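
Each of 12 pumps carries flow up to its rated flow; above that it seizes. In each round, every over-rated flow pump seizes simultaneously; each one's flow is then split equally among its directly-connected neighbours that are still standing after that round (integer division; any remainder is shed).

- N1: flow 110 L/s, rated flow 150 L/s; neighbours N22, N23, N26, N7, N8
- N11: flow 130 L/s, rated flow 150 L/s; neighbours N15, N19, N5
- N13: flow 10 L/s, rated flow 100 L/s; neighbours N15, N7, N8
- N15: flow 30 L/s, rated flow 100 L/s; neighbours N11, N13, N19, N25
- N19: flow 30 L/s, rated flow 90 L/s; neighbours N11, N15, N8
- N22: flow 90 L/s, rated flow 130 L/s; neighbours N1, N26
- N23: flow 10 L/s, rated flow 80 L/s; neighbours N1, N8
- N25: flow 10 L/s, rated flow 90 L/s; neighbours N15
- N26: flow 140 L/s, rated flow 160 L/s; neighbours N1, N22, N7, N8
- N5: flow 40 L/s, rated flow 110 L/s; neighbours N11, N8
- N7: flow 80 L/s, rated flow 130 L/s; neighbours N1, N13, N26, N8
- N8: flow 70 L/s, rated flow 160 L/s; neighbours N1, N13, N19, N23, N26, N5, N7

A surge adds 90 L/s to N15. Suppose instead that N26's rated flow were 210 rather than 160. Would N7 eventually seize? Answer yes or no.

yes

With N26's rated flow at 210:
Round 1 — N15 at 120 > 100. N15 seizes.
  N15 sheds 120 L/s to N11, N13, N19, N25: 30 each.
    N11: 130+30 = 160 > 150
    N13: 10+30 = 40 ≤ 100
    N19: 30+30 = 60 ≤ 90
    N25: 10+30 = 40 ≤ 90
Round 2 — N11 seizes.
  N11 sheds 160 L/s to N19, N5: 80 each.
    N19: 60+80 = 140 > 90
    N5: 40+80 = 120 > 110
Round 3 — N19, N5 seize.
  N19 sheds 140 L/s to N8: 140 each.
    N8: 70+140 = 210 > 160
  N5 sheds 120 L/s to N8: 120 each.
    N8: 210+120 = 330 > 160
Round 4 — N8 seizes.
  N8 sheds 330 L/s to N1, N13, N23, N26, N7: 66 each.
    N1: 110+66 = 176 > 150
    N13: 40+66 = 106 > 100
    N23: 10+66 = 76 ≤ 80
    N26: 140+66 = 206 ≤ 210
    N7: 80+66 = 146 > 130
Round 5 — N1, N13, N7 seize.
  N1 sheds 176 L/s to N22, N23, N26: 58 each (2 lost).
    N22: 90+58 = 148 > 130
    N23: 76+58 = 134 > 80
    N26: 206+58 = 264 > 210
  N13 sheds 106 L/s: no online neighbours, lost.
  N7 sheds 146 L/s to N26: 146 each.
    N26: 264+146 = 410 > 210
Round 6 — N22, N23, N26 seize.
  N22 sheds 148 L/s: no online neighbours, lost.
  N23 sheds 134 L/s: no online neighbours, lost.
  N26 sheds 410 L/s: no online neighbours, lost.
No further seizures.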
★ ★ ★ ★
### [WORK INSTRUCTION]
When the entries above are retyped, each line must stay exactly as it is.

### [RESULT]
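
Each of 12 pumps carries flow up to its rated flow; above that it seizes. In each round, every over-rated flow pump seizes simultaneously; each one's flow is then split equally among its directly-connected neighbours that are still standing after that round (integer division; any remainder is shed).

- N1: flow 110 L/s, rated flow 150 L/s; neighbours N22, N23, N26, N7, N8
- N11: flow 130 L/s, rated flow 150 L/s; neighbours N15, N19, N5
- N13: flow 10 L/s, rated flow 100 L/s; neighbours N15, N7, N8
- N15: flow 30 L/s, rated flow 100 L/s; neighbours N11, N13, N19, N25
- N19: flow 30 L/s, rated flow 90 L/s; neighbours N11, N15, N8
- N22: flow 90 L/s, rated flow 130 L/s; neighbours N1, N26
- N23: flow 10 L/s, rated flow 80 L/s; neighbours N1, N8
- N25: flow 10 L/s, rated flow 90 L/s; neighbours N15
- N26: flow 140 L/s, rated flow 160 L/s; neighbours N1, N22, N7, N8
- N5: flow 40 L/s, rated flow 110 L/s; neighbours N11, N8
- N7: flow 80 L/s, rated flow 130 L/s; neighbours N1, N13, N26, N8
- N8: flow 70 L/s, rated flow 160 L/s; neighbours N1, N13, N19, N23, N26, N5, N7

A surge adds 90 L/s to N15. Suppose instead that N26's rated flow were 210 rather than 160. Would N7 eventually seize? Answer yes or no.

yes

With N26's rated flow at 210:
Round 1 — N15 at 120 > 100. N15 seizes.
  N15 sheds 120 L/s to N11, N13, N19, N25: 30 each.
    N11: 130+30 = 160 > 150
    N13: 10+30 = 40 ≤ 100
    N19: 30+30 = 60 ≤ 90
    N25: 10+30 = 40 ≤ 90
Round 2 — N11 seizes.
  N11 sheds 160 L/s to N19, N5: 80 each.
    N19: 60+80 = 140 > 90
    N5: 40+80 = 120 > 110
Round 3 — N19, N5 seize.
  N19 sheds 140 L/s to N8: 140 each.
    N8: 70+140 = 210 > 160
  N5 sheds 120 L/s to N8: 120 each.
    N8: 210+120 = 330 > 160
Round 4 — N8 seizes.
  N8 sheds 330 L/s to N1, N13, N23, N26, N7: 66 each.
    N1: 110+66 = 176 > 150
    N13: 40+66 = 106 > 100
    N23: 10+66 = 76 ≤ 80
    N26: 140+66 = 206 ≤ 210
    N7: 80+66 = 146 > 130
Round 5 — N1, N13, N7 seize.
  N1 sheds 176 L/s to N22, N23, N26: 58 each (2 lost).
    N22: 90+58 = 148 > 130
    N23: 76+58 = 134 > 80
    N26: 206+58 = 264 > 210
  N13 sheds 106 L/s: no online neighbours, lost.
  N7 sheds 146 L/s to N26: 146 each.
    N26: 264+146 = 410 > 210
Round 6 — N22, N23, N26 seize.
  N22 sheds 148 L/s: no online neighbours, lost.
  N23 sheds 134 L/s: no online neighbours, lost.
  N26 sheds 410 L/s: no online neighbours, lost.
No further seizures.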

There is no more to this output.